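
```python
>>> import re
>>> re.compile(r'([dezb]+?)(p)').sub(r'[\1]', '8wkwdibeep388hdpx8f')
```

'8wkwdi[bee]388h[d]x8f'

The pattern matches one or more of one of [dezb] (lazy) (captured); then a literal 'p' (captured).
`\1` in the replacement pulls in group 1's text for each match.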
• • •
> Exercise goal
The whole listing above needs to be transcribed exactly.

> The completed task
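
```python
>>> import re
>>> re.compile(r'([dezb]+?)(p)').sub(r'[\1]', '8wkwdibeep388hdpx8f')
```

'8wkwdi[bee]388h[d]x8f'

The pattern matches one or more of one of [dezb] (lazy) (captured); then a literal 'p' (captured).
`\1` in the replacement pulls in group 1's text for each match.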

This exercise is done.